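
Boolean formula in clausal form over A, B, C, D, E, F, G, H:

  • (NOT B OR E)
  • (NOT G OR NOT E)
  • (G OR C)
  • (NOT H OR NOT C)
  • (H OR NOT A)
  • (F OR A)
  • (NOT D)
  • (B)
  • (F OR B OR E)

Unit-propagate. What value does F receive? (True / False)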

::::

# [Work request]
Each line from the one containing "(F OR B OR E)" through the final line of the records must be repeated exactly, with no line added or dropped.

# [Solution for this exercise]
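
  • (F OR B OR E)

Unit-propagate. What value does F receive? (True / False)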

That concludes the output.